The problem: Where the word "issuing" shows up in the entries below, please copy the whole line.

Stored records
*** Begin section ***
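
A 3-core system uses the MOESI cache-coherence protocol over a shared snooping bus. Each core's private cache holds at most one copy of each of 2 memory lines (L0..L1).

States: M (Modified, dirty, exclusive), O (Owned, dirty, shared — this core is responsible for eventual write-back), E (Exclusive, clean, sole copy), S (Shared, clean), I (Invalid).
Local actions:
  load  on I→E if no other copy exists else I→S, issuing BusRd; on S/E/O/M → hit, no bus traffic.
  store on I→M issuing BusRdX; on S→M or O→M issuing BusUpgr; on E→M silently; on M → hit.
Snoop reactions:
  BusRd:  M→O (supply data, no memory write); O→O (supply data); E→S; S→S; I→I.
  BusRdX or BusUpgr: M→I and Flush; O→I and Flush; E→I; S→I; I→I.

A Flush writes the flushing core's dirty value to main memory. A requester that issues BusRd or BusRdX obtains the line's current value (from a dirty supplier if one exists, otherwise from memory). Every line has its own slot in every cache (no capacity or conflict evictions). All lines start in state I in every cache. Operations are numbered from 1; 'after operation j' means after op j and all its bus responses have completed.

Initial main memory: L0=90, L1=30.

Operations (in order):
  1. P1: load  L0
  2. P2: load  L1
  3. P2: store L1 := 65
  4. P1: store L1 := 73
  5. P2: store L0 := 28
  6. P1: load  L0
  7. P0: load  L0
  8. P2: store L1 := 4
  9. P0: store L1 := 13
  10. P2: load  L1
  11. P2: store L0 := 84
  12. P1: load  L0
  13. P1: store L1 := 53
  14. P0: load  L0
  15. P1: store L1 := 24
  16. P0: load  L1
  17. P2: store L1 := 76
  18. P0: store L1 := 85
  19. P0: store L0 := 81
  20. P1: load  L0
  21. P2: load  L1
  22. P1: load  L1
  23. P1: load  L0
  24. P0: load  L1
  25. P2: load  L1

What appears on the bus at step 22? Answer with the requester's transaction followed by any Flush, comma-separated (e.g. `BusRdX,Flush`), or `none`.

bus = BusRd

1. P1: load  L0  bus=[BusRd]  L0: P0=I P1=E P2=I  mem[L0]=90
2. P2: load  L1  bus=[BusRd]  L1: P0=I P1=I P2=E  mem[L1]=30
3. P2: store L1 := 65  bus=[-]  L1: P0=I P1=I P2=M  mem[L1]=30
4. P1: store L1 := 73  bus=[BusRdX,Flush]  L1: P0=I P1=M P2=I  mem[L1]=65
5. P2: store L0 := 28  bus=[BusRdX]  L0: P0=I P1=I P2=M  mem[L0]=90
6. P1: load  L0  bus=[BusRd]  L0: P0=I P1=S P2=O  mem[L0]=90
7. P0: load  L0  bus=[BusRd]  L0: P0=S P1=S P2=O  mem[L0]=90
8. P2: store L1 := 4  bus=[BusRdX,Flush]  L1: P0=I P1=I P2=M  mem[L1]=73
9. P0: store L1 := 13  bus=[BusRdX,Flush]  L1: P0=M P1=I P2=I  mem[L1]=4
10. P2: load  L1  bus=[BusRd]  L1: P0=O P1=I P2=S  mem[L1]=4
11. P2: store L0 := 84  bus=[BusUpgr]  L0: P0=I P1=I P2=M  mem[L0]=90
12. P1: load  L0  bus=[BusRd]  L0: P0=I P1=S P2=O  mem[L0]=90
13. P1: store L1 := 53  bus=[BusRdX,Flush]  L1: P0=I P1=M P2=I  mem[L1]=13
14. P0: load  L0  bus=[BusRd]  L0: P0=S P1=S P2=O  mem[L0]=90
15. P1: store L1 := 24  bus=[-]  L1: P0=I P1=M P2=I  mem[L1]=13
16. P0: load  L1  bus=[BusRd]  L1: P0=S P1=O P2=I  mem[L1]=13
17. P2: store L1 := 76  bus=[BusRdX,Flush]  L1: P0=I P1=I P2=M  mem[L1]=24
18. P0: store L1 := 85  bus=[BusRdX,Flush]  L1: P0=M P1=I P2=I  mem[L1]=76
19. P0: store L0 := 81  bus=[BusUpgr,Flush]  L0: P0=M P1=I P2=I  mem[L0]=84
20. P1: load  L0  bus=[BusRd]  L0: P0=O P1=S P2=I  mem[L0]=84
21. P2: load  L1  bus=[BusRd]  L1: P0=O P1=I P2=S  mem[L1]=76
22. P1: load  L1  bus=[BusRd]  L1: P0=O P1=S P2=S  mem[L1]=76
23. P1: load  L0  bus=[-]  L0: P0=O P1=S P2=I  mem[L0]=84
24. P0: load  L1  bus=[-]  L1: P0=O P1=S P2=S  mem[L1]=76
25. P2: load  L1  bus=[-]  L1: P0=O P1=S P2=S  mem[L1]=76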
*** End section ***
Response area:
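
  load  on I→E if no other copy exists else I→S, issuing BusRd; on S/E/O/M → hit, no bus traffic.
  store on I→M issuing BusRdX; on S→M or O→M issuing BusUpgr; on E→M silently; on M → hit.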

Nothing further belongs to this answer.